-------- Data supplied

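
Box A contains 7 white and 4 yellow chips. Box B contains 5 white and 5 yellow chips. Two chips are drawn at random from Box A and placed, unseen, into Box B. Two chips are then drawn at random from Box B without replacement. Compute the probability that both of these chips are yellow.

126/605

Condition on how many of the transferred chips are yellow (from Box A: 4 yellow of 11; then Box B has 12 total).
  0 yellow: C(4,0)C(7,2)/C(11,2) = 21/55; then P = C(5,2)/C(12,2) = 5/33
  1 yellow: C(4,1)C(7,1)/C(11,2) = 28/55; then P = C(6,2)/C(12,2) = 5/22
  2 yellow: C(4,2)C(7,0)/C(11,2) = 6/55; then P = C(7,2)/C(12,2) = 7/22
P(both yellow) = 126/605 ≈ 0.2083.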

----------------

_Exercise_
Give the listing again, word for word.

_Your response_
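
Box A contains 7 white and 4 yellow chips. Box B contains 5 white and 5 yellow chips. Two chips are drawn at random from Box A and placed, unseen, into Box B. Two chips are then drawn at random from Box B without replacement. Compute the probability that both of these chips are yellow.

126/605

Condition on how many of the transferred chips are yellow (from Box A: 4 yellow of 11; then Box B has 12 total).
  0 yellow: C(4,0)C(7,2)/C(11,2) = 21/55; then P = C(5,2)/C(12,2) = 5/33
  1 yellow: C(4,1)C(7,1)/C(11,2) = 28/55; then P = C(6,2)/C(12,2) = 5/22
  2 yellow: C(4,2)C(7,0)/C(11,2) = 6/55; then P = C(7,2)/C(12,2) = 7/22
P(both yellow) = 126/605 ≈ 0.2083.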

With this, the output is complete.